In the records below, find the line with "A uniform scaffold"; retype that line and all the following lines through the end, exactly, and add nothing.

:: DATA FOR THE TASK ::

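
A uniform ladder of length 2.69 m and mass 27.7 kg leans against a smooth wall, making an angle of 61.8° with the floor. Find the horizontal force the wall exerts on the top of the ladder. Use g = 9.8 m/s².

N_wall ≈ 72.8 N

Choose the foot of the ladder as the axis so the floor normal and friction both act there and drop out.
Ladder weight 27.7×9.8 = 271.5 N acts at 1.345 m along the ladder; its horizontal arm is 1.345·cos61.8° = 0.6356 m → τ = 172.6 N·m clockwise.
Wall normal N acts horizontally at the top; its moment arm is the height L sinθ = 2.69·sin61.8° = 2.371 m, counterclockwise.
Στ = 0 ⇒ N × 2.371 = 172.6 ⇒ N = 72.8 N.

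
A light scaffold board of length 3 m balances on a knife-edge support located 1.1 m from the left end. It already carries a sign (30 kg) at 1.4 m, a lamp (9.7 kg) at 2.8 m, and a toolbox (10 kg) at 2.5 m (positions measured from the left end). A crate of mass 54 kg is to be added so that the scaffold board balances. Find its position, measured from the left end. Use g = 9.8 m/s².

x ≈ 0.369 m from the left end

Choose the knife-edge support (at 1.1 m from the left end) as the axis so the support reaction has zero arm there.
Sign: 30 × 9.8 = 294 N down at 1.4 m → arm 0.3 m, τ = 294 × 0.3 = 88.2 N·m clockwise.
Lamp: 9.7 × 9.8 = 95.06 N down at 2.8 m → arm 1.7 m, τ = 95.06 × 1.7 = 161.6 N·m clockwise.
Toolbox: 10 × 9.8 = 98 N down at 2.5 m → arm 1.4 m, τ = 98 × 1.4 = 137.2 N·m clockwise.
Net moment of existing loads = 387 N·m clockwise.
The crate weighs 54 × 9.8 = 529.2 N and must supply an equal counterclockwise moment, so its lever arm about the knife-edge support is 387 / 529.2 = 0.731 m.
That puts it at 1.1 − 0.731 = 0.369 m from the left end.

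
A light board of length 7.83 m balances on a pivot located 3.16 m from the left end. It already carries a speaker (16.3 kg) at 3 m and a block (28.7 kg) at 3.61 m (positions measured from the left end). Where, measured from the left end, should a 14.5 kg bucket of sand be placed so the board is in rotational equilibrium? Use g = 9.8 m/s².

x ≈ 2.45 m from the left end

Sum moments about the pivot (at 3.16 m from the left end) (the support reaction has zero arm there).
Speaker: 16.3 × 9.8 = 159.7 N down at 3 m → arm 0.16 m, τ = 159.7 × 0.16 = 25.55 N·m counterclockwise.
Block: 28.7 × 9.8 = 281.3 N down at 3.61 m → arm 0.45 m, τ = 281.3 × 0.45 = 126.6 N·m clockwise.
Net moment of existing loads = 101 N·m clockwise.
The bucket of sand weighs 14.5 × 9.8 = 142.1 N and must supply an equal counterclockwise moment, so its lever arm about the pivot is 101 / 142.1 = 0.711 m.
That puts it at 3.16 − 0.711 = 2.45 m from the left end.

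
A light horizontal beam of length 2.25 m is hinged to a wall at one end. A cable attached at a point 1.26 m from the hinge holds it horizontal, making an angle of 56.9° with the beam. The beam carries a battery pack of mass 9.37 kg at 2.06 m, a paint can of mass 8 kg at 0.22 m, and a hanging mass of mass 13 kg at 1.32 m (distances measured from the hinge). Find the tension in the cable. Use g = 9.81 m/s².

T ≈ 355 N

Sum moments about the hinge (the unknown hinge reaction has zero arm there).
Battery pack: 9.37 × 9.81 = 91.92 N down at 2.06 m → arm 2.06 m, τ = 91.92 × 2.06 = 189.4 N·m clockwise.
Paint can: 8 × 9.81 = 78.48 N down at 0.22 m → arm 0.22 m, τ = 78.48 × 0.22 = 17.27 N·m clockwise.
Hanging mass: 13 × 9.81 = 127.5 N down at 1.32 m → arm 1.32 m, τ = 127.5 × 1.32 = 168.3 N·m clockwise.
Total clockwise load moment = 375 N·m.
The cable tension T acts at 1.26 m; only its component perpendicular to the beam, T sinθ, produces torque. sin 56.9° = 0.8377.
Balancing moments: T × 1.26 × 0.8377 = 375, giving T = 375 / 1.056 = 355 N.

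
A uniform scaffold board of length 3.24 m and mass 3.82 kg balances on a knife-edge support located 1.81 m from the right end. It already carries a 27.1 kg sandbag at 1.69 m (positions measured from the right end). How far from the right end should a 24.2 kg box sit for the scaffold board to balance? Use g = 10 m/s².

x ≈ 1.97 m from the right end

Taking torques about the knife-edge support (at 1.81 m from the right end):
Beam weight: 3.82 × 10 = 38.2 N down at 1.62 m → arm 0.19 m, τ = 38.2 × 0.19 = 7.258 N·m clockwise.
Sandbag: 27.1 × 10 = 271 N down at 1.69 m → arm 0.12 m, τ = 271 × 0.12 = 32.52 N·m clockwise.
Net moment of existing loads = 39.78 N·m clockwise.
The box weighs 24.2 × 10 = 242 N and must supply an equal counterclockwise moment, so its lever arm about the knife-edge support is 39.78 / 242 = 0.164 m.
That puts it at 1.81 + 0.164 = 1.97 m from the right end.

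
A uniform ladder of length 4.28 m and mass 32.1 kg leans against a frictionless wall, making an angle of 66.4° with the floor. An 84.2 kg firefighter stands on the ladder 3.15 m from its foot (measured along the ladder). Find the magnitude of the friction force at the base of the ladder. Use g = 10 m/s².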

:::

— REPLY —
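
A uniform scaffold board of length 3.24 m and mass 3.82 kg balances on a knife-edge support located 1.81 m from the right end. It already carries a 27.1 kg sandbag at 1.69 m (positions measured from the right end). How far from the right end should a 24.2 kg box sit for the scaffold board to balance? Use g = 10 m/s².

x ≈ 1.97 m from the right end

Taking torques about the knife-edge support (at 1.81 m from the right end):
Beam weight: 3.82 × 10 = 38.2 N down at 1.62 m → arm 0.19 m, τ = 38.2 × 0.19 = 7.258 N·m clockwise.
Sandbag: 27.1 × 10 = 271 N down at 1.69 m → arm 0.12 m, τ = 271 × 0.12 = 32.52 N·m clockwise.
Net moment of existing loads = 39.78 N·m clockwise.
The box weighs 24.2 × 10 = 242 N and must supply an equal counterclockwise moment, so its lever arm about the knife-edge support is 39.78 / 242 = 0.164 m.
That puts it at 1.81 + 0.164 = 1.97 m from the right end.

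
A uniform ladder of length 4.28 m and mass 32.1 kg leans against a frictionless wall, making an angle of 66.4° with the floor. An 84.2 kg firefighter stands on the ladder 3.15 m from its foot (measured along the ladder). Find the magnitude of the friction force at the base of the ladder. Use g = 10 m/s².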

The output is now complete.